> [What is expected]:
Repeat the data precisely as given.

::: Data section

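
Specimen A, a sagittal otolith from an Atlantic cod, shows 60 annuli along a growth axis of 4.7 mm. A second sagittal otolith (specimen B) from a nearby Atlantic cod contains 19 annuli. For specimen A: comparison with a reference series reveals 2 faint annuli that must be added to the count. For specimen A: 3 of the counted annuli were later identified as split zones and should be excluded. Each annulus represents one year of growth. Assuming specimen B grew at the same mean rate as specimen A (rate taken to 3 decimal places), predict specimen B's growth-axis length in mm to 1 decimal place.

1.5 mm

Specimen A: correcting the raw count gives 60 − 3 + 2 = 59 true annuli.
A: Extension rate ≈ 4.7 / 59 = 0.080 mm/year.
For B, 0.080 mm/year × 19 years = 1.5 mm.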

::::::

> [Response area]:
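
Specimen A, a sagittal otolith from an Atlantic cod, shows 60 annuli along a growth axis of 4.7 mm. A second sagittal otolith (specimen B) from a nearby Atlantic cod contains 19 annuli. For specimen A: comparison with a reference series reveals 2 faint annuli that must be added to the count. For specimen A: 3 of the counted annuli were later identified as split zones and should be excluded. Each annulus represents one year of growth. Assuming specimen B grew at the same mean rate as specimen A (rate taken to 3 decimal places), predict specimen B's growth-axis length in mm to 1 decimal place.

1.5 mm

Specimen A: correcting the raw count gives 60 − 3 + 2 = 59 true annuli.
A: Extension rate ≈ 4.7 / 59 = 0.080 mm/year.
For B, 0.080 mm/year × 19 years = 1.5 mm.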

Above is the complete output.